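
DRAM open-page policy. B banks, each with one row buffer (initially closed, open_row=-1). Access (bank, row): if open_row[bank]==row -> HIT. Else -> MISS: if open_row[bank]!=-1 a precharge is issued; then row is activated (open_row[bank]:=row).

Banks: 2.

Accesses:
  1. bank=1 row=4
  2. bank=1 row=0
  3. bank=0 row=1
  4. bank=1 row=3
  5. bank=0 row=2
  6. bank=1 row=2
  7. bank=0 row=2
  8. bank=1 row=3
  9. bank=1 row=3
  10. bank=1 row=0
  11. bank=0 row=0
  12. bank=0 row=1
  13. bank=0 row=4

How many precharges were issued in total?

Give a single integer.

Acc 1: bank1 row4 -> MISS (open row4); precharges=0
Acc 2: bank1 row0 -> MISS (open row0); precharges=1
Acc 3: bank0 row1 -> MISS (open row1); precharges=1
Acc 4: bank1 row3 -> MISS (open row3); precharges=2
Acc 5: bank0 row2 -> MISS (open row2); precharges=3
Acc 6: bank1 row2 -> MISS (open row2); precharges=4
Acc 7: bank0 row2 -> HIT
Acc 8: bank1 row3 -> MISS (open row3); precharges=5
Acc 9: bank1 row3 -> HIT
Acc 10: bank1 row0 -> MISS (open row0); precharges=6
Acc 11: bank0 row0 -> MISS (open row0); precharges=7
Acc 12: bank0 row1 -> MISS (open row1); precharges=8
Acc 13: bank0 row4 -> MISS (open row4); precharges=9

Answer: 9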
::::::::::
Restate the records in full, keeping every word as it is.

▶ [RESPONSE TO THE EXERCISE]
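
DRAM open-page policy. B banks, each with one row buffer (initially closed, open_row=-1). Access (bank, row): if open_row[bank]==row -> HIT. Else -> MISS: if open_row[bank]!=-1 a precharge is issued; then row is activated (open_row[bank]:=row).

Banks: 2.

Accesses:
  1. bank=1 row=4
  2. bank=1 row=0
  3. bank=0 row=1
  4. bank=1 row=3
  5. bank=0 row=2
  6. bank=1 row=2
  7. bank=0 row=2
  8. bank=1 row=3
  9. bank=1 row=3
  10. bank=1 row=0
  11. bank=0 row=0
  12. bank=0 row=1
  13. bank=0 row=4

How many precharges were issued in total?

Give a single integer.

Acc 1: bank1 row4 -> MISS (open row4); precharges=0
Acc 2: bank1 row0 -> MISS (open row0); precharges=1
Acc 3: bank0 row1 -> MISS (open row1); precharges=1
Acc 4: bank1 row3 -> MISS (open row3); precharges=2
Acc 5: bank0 row2 -> MISS (open row2); precharges=3
Acc 6: bank1 row2 -> MISS (open row2); precharges=4
Acc 7: bank0 row2 -> HIT
Acc 8: bank1 row3 -> MISS (open row3); precharges=5
Acc 9: bank1 row3 -> HIT
Acc 10: bank1 row0 -> MISS (open row0); precharges=6
Acc 11: bank0 row0 -> MISS (open row0); precharges=7
Acc 12: bank0 row1 -> MISS (open row1); precharges=8
Acc 13: bank0 row4 -> MISS (open row4); precharges=9

Answer: 9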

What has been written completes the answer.